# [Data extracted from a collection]
========
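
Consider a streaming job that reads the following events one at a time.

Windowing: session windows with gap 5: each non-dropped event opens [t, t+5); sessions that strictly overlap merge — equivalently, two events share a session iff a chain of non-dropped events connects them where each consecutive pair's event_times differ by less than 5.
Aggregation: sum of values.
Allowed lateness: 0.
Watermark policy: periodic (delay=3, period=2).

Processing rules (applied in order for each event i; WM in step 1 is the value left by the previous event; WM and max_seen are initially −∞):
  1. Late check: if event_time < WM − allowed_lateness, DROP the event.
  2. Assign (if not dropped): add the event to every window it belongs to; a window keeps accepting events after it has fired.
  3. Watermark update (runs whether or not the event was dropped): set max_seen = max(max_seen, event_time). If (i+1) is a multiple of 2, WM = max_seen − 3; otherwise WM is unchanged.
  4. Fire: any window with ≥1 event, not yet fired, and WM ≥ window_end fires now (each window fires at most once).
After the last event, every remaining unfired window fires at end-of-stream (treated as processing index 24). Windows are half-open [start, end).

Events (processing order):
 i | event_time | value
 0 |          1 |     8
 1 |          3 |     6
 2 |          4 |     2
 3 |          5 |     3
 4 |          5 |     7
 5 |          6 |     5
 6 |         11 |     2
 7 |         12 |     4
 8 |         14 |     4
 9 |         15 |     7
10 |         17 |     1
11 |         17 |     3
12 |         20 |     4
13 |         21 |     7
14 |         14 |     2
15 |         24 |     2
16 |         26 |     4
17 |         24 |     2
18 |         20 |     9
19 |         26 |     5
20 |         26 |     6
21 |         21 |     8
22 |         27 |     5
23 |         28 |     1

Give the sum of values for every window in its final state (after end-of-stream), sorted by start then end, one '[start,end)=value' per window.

[1,11)=31 [11,33)=57

i=0 t=1 v=8: → [1,6); WM=−∞
i=1 t=3 v=6: → [1,8); WM=0
i=2 t=4 v=2: → [1,9); WM=0
i=3 t=5 v=3: → [1,10); WM=2
i=4 t=5 v=7: → [1,10); WM=2
i=5 t=6 v=5: → [1,11); WM=3
i=6 t=11 v=2: → [11,16); WM=3
i=7 t=12 v=4: → [11,17); WM=9
i=8 t=14 v=4: → [11,19); WM=9
i=9 t=15 v=7: → [11,20); WM=12
i=10 t=17 v=1: → [11,22); WM=12
i=11 t=17 v=3: → [11,22); WM=14
i=12 t=20 v=4: → [11,25); WM=14
i=13 t=21 v=7: → [11,26); WM=18
i=14 t=14 v=2: DROP (t<18-0); WM=18
i=15 t=24 v=2: → [11,29); WM=21
i=16 t=26 v=4: → [11,31); WM=21
i=17 t=24 v=2: → [11,31); WM=23
i=18 t=20 v=9: DROP (t<23-0); WM=23
i=19 t=26 v=5: → [11,31); WM=23
i=20 t=26 v=6: → [11,31); WM=23
i=21 t=21 v=8: DROP (t<23-0); WM=23
i=22 t=27 v=5: → [11,32); WM=23
i=23 t=28 v=1: → [11,33); WM=25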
========
# [EXERCISE]
Going through the entries above, report how many lines include the string "that". The number alone is the answer.

# [ANSWER BOX]
2